→ WHAT TO WORK ON:
All of the records shown below need to be copied with no differences.

→ Stored data entries:
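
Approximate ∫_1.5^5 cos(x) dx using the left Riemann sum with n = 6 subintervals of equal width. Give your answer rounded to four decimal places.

Δx = (5 − 1.5)/6 = 7/12.
Left endpoints: 1.5, 25/12, 8/3, 3.25, 23/6, 53/12.
f(1.5) ≈ 0.0707, f(25/12) ≈ -0.4904, f(8/3) ≈ -0.8893, f(3.25) ≈ -0.9941, f(23/6) ≈ -0.7701, f(53/12) ≈ -0.2914.
Sum = Δx · [f(1.5) + f(25/12) + f(8/3) + ...].
Sum ≈ -1.9627.

-1.9627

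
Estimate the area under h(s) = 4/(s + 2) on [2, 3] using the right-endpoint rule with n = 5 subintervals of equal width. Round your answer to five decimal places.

Δs = (3 − 2)/5 = 0.2.
Right endpoints: 2.2, 2.4, 2.6, 2.8, 3.
h(2.2) = 20/21, h(2.4) = 10/11, h(2.6) = 20/23, h(2.8) = 5/6, h(3) = 0.8.
Sum = Δs · [h(2.2) + h(2.4) + h(2.6) + h(2.8) + h(3)].
Sum ≈ 0.87287.

0.87287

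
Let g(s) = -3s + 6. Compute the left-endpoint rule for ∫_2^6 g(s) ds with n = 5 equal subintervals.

Δs = (6 − 2)/5 = 0.8.
Left endpoints: 2, 2.8, 3.6, 4.4, 5.2.
g(2) = 0, g(2.8) = -2.4, g(3.6) = -4.8, g(4.4) = -7.2, g(5.2) = -9.6.
Sum = Δs · [g(2) + g(2.8) + g(3.6) + g(4.4) + g(5.2)].
Sum = -19.2.

-19.2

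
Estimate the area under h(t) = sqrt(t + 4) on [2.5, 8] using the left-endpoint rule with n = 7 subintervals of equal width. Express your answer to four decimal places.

16.3030

Δt = (8 − 2.5)/7 = 11/14.
Left endpoints: 2.5, 23/7, 57/14, 34/7, 79/14, 45/7, 101/14.
h(2.5) ≈ 2.5495, h(23/7) ≈ 2.6992, h(57/14) ≈ 2.8410, h(34/7) ≈ 2.9761, h(79/14) ≈ 3.1053, h(45/7) ≈ 3.2293, h(101/14) ≈ 3.3488.
Sum = Δt · [h(2.5) + h(23/7) + h(57/14) + ...].
Sum ≈ 16.3030.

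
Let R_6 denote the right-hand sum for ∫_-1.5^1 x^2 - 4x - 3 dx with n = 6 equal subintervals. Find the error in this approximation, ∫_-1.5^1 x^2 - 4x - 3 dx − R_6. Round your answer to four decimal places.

Exact integral: ∫_-1.5^1 f(x) dx ≈ -3.541667.
R_6 ≈ -5.813079.
Error ≈ -3.541667 − (-5.813079) ≈ 2.2714.

2.2714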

→ YOUR RESPONSE:
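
Approximate ∫_1.5^5 cos(x) dx using the left Riemann sum with n = 6 subintervals of equal width. Give your answer rounded to four decimal places.

Δx = (5 − 1.5)/6 = 7/12.
Left endpoints: 1.5, 25/12, 8/3, 3.25, 23/6, 53/12.
f(1.5) ≈ 0.0707, f(25/12) ≈ -0.4904, f(8/3) ≈ -0.8893, f(3.25) ≈ -0.9941, f(23/6) ≈ -0.7701, f(53/12) ≈ -0.2914.
Sum = Δx · [f(1.5) + f(25/12) + f(8/3) + ...].
Sum ≈ -1.9627.

-1.9627

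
Estimate the area under h(s) = 4/(s + 2) on [2, 3] using the right-endpoint rule with n = 5 subintervals of equal width. Round your answer to five decimal places.

Δs = (3 − 2)/5 = 0.2.
Right endpoints: 2.2, 2.4, 2.6, 2.8, 3.
h(2.2) = 20/21, h(2.4) = 10/11, h(2.6) = 20/23, h(2.8) = 5/6, h(3) = 0.8.
Sum = Δs · [h(2.2) + h(2.4) + h(2.6) + h(2.8) + h(3)].
Sum ≈ 0.87287.

0.87287

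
Let g(s) = -3s + 6. Compute the left-endpoint rule for ∫_2^6 g(s) ds with n = 5 equal subintervals.

Δs = (6 − 2)/5 = 0.8.
Left endpoints: 2, 2.8, 3.6, 4.4, 5.2.
g(2) = 0, g(2.8) = -2.4, g(3.6) = -4.8, g(4.4) = -7.2, g(5.2) = -9.6.
Sum = Δs · [g(2) + g(2.8) + g(3.6) + g(4.4) + g(5.2)].
Sum = -19.2.

-19.2

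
Estimate the area under h(t) = sqrt(t + 4) on [2.5, 8] using the left-endpoint rule with n = 7 subintervals of equal width. Express your answer to four decimal places.

16.3030

Δt = (8 − 2.5)/7 = 11/14.
Left endpoints: 2.5, 23/7, 57/14, 34/7, 79/14, 45/7, 101/14.
h(2.5) ≈ 2.5495, h(23/7) ≈ 2.6992, h(57/14) ≈ 2.8410, h(34/7) ≈ 2.9761, h(79/14) ≈ 3.1053, h(45/7) ≈ 3.2293, h(101/14) ≈ 3.3488.
Sum = Δt · [h(2.5) + h(23/7) + h(57/14) + ...].
Sum ≈ 16.3030.

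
Let R_6 denote the right-hand sum for ∫_-1.5^1 x^2 - 4x - 3 dx with n = 6 equal subintervals. Find the error in this approximation, ∫_-1.5^1 x^2 - 4x - 3 dx − R_6. Round your answer to four decimal places.

Exact integral: ∫_-1.5^1 f(x) dx ≈ -3.541667.
R_6 ≈ -5.813079.
Error ≈ -3.541667 − (-5.813079) ≈ 2.2714.

2.2714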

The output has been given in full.